= WORK INSTRUCTIONS =
Only one stretch of the listing below is wanted. Begin at the line that has "F: R = 0.96", stop after the line that has "U4: 67.9 failures per 10^6 hours", and repeat every line in between exactly.
━━━ INFORMATION SHOWN ━━━
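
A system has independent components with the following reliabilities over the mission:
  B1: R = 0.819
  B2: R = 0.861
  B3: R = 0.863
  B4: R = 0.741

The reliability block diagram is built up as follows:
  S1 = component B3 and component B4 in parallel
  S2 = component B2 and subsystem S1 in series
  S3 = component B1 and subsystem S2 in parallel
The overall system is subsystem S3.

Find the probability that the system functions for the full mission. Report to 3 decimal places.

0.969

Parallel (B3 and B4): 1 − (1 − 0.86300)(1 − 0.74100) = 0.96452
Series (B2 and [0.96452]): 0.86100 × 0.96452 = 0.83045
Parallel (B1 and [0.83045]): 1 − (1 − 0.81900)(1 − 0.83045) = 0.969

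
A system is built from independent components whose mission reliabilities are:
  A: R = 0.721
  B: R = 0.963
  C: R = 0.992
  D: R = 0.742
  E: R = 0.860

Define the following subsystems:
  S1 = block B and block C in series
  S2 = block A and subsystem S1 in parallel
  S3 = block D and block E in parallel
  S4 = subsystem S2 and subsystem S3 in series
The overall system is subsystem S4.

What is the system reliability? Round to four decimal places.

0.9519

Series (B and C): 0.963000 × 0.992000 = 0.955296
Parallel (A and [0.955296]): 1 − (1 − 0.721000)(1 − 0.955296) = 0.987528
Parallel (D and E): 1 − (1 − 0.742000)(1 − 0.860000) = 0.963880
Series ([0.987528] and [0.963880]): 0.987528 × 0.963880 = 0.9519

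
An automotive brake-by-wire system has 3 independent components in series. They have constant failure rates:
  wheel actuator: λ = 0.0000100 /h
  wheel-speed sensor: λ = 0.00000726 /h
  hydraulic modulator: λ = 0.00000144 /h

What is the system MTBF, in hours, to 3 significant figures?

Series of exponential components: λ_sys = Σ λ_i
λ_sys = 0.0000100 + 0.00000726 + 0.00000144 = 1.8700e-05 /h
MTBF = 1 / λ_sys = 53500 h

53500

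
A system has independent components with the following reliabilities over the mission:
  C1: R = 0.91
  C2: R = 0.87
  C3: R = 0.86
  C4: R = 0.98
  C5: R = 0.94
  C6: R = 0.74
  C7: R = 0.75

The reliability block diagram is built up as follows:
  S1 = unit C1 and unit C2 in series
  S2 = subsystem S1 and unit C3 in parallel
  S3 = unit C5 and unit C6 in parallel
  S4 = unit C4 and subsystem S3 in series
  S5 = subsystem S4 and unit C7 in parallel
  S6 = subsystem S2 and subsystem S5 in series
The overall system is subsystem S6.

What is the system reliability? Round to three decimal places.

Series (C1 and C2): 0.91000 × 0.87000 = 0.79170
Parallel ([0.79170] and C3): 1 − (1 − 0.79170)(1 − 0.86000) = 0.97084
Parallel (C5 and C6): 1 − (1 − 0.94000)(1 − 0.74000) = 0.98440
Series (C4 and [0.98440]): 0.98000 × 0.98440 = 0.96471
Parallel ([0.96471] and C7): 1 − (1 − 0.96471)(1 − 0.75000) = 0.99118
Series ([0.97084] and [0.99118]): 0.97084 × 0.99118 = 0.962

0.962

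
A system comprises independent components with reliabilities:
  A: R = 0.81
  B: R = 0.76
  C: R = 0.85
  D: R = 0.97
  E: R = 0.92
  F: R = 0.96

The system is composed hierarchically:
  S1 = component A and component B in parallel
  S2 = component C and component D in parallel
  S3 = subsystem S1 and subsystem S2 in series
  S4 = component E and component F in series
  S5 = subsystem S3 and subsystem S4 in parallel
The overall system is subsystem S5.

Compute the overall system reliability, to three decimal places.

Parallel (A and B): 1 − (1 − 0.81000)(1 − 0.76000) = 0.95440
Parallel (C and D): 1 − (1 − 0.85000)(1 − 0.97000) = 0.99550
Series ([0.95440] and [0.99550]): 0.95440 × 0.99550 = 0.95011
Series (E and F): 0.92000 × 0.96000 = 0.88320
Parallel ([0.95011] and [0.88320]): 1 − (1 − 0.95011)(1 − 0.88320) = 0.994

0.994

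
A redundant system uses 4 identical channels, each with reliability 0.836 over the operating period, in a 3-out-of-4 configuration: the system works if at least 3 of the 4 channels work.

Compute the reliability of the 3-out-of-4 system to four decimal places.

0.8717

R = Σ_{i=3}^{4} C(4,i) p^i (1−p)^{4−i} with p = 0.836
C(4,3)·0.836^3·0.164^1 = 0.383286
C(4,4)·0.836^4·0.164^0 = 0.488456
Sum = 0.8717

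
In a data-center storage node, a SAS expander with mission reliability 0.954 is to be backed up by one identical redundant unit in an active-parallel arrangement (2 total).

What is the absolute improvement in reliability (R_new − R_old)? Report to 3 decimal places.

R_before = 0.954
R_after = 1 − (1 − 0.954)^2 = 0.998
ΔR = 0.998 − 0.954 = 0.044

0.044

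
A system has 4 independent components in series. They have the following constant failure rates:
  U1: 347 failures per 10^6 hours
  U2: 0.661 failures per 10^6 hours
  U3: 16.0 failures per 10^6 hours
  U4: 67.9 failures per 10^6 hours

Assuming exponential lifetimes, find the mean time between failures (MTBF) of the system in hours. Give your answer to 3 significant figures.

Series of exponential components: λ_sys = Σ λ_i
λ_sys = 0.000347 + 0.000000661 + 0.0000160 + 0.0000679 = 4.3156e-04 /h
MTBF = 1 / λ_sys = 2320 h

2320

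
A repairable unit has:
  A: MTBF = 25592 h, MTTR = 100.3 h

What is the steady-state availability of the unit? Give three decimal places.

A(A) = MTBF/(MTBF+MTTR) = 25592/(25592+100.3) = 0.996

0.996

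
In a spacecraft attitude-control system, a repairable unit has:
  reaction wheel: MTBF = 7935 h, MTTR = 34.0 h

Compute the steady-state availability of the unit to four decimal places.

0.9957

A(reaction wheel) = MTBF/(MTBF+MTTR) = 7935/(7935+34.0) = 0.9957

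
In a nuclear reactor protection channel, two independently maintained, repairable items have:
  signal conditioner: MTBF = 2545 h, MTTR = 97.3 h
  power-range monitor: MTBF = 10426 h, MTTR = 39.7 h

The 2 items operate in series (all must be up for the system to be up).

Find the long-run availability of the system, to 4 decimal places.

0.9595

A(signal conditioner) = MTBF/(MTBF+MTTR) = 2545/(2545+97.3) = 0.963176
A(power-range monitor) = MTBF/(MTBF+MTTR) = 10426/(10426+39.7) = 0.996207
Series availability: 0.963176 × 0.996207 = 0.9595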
━━━
━━━ INFORMATION SHOWN ━━━
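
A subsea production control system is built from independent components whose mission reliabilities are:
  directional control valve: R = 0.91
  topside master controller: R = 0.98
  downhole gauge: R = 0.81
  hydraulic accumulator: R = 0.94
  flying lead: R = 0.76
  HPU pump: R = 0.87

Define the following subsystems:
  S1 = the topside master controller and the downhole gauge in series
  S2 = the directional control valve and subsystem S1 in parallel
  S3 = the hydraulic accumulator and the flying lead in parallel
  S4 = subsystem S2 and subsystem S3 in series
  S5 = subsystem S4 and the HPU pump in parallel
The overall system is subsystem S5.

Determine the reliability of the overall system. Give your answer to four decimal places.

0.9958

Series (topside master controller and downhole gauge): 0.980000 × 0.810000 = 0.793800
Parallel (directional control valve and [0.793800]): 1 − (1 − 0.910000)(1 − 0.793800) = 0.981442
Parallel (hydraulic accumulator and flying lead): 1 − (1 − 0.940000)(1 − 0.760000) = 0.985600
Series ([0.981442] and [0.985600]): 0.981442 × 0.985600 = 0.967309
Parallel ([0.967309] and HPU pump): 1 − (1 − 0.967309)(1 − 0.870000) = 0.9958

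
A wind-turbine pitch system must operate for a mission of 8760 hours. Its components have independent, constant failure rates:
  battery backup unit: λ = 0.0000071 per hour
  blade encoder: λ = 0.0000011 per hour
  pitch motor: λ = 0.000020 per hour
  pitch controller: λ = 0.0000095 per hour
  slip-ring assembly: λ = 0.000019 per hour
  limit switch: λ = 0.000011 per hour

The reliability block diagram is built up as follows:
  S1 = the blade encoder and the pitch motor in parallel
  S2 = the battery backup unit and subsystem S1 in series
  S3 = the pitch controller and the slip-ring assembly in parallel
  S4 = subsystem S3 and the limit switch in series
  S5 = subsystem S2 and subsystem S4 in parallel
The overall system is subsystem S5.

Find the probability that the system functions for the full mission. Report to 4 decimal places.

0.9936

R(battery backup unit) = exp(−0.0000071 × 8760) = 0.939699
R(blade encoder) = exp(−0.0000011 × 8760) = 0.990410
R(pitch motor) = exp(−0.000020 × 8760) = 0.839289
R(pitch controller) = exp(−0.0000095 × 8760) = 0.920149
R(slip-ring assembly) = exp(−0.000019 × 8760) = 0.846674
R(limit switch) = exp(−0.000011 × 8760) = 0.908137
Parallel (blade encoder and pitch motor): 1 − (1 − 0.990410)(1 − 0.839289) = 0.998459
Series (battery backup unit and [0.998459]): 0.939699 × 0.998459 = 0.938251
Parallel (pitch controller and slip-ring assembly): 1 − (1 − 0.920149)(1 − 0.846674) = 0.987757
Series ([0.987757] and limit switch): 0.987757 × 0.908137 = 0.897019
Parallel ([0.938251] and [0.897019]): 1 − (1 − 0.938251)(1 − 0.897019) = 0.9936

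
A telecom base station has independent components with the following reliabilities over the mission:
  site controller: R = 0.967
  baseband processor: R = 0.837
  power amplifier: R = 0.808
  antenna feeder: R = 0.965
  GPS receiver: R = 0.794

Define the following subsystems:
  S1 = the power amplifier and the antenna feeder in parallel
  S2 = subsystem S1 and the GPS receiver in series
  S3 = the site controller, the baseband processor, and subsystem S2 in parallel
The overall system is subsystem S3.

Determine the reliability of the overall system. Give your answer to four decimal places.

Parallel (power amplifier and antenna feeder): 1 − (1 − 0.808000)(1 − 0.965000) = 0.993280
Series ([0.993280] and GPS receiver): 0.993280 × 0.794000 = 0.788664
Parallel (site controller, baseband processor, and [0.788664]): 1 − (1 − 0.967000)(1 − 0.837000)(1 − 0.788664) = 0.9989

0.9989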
━━━
= WRITTEN ANSWER =
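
  F: R = 0.96

The system is composed hierarchically:
  S1 = component A and component B in parallel
  S2 = component C and component D in parallel
  S3 = subsystem S1 and subsystem S2 in series
  S4 = component E and component F in series
  S5 = subsystem S3 and subsystem S4 in parallel
The overall system is subsystem S5.

Compute the overall system reliability, to three decimal places.

Parallel (A and B): 1 − (1 − 0.81000)(1 − 0.76000) = 0.95440
Parallel (C and D): 1 − (1 − 0.85000)(1 − 0.97000) = 0.99550
Series ([0.95440] and [0.99550]): 0.95440 × 0.99550 = 0.95011
Series (E and F): 0.92000 × 0.96000 = 0.88320
Parallel ([0.95011] and [0.88320]): 1 − (1 − 0.95011)(1 − 0.88320) = 0.994

0.994

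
A redundant system uses 4 identical channels, each with reliability 0.836 over the operating period, in a 3-out-of-4 configuration: the system works if at least 3 of the 4 channels work.

Compute the reliability of the 3-out-of-4 system to four decimal places.

0.8717

R = Σ_{i=3}^{4} C(4,i) p^i (1−p)^{4−i} with p = 0.836
C(4,3)·0.836^3·0.164^1 = 0.383286
C(4,4)·0.836^4·0.164^0 = 0.488456
Sum = 0.8717

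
In a data-center storage node, a SAS expander with mission reliability 0.954 is to be backed up by one identical redundant unit in an active-parallel arrangement (2 total).

What is the absolute improvement in reliability (R_new − R_old)? Report to 3 decimal places.

R_before = 0.954
R_after = 1 − (1 − 0.954)^2 = 0.998
ΔR = 0.998 − 0.954 = 0.044

0.044

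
A system has 4 independent components in series. They have the following constant failure rates:
  U1: 347 failures per 10^6 hours
  U2: 0.661 failures per 10^6 hours
  U3: 16.0 failures per 10^6 hours
  U4: 67.9 failures per 10^6 hours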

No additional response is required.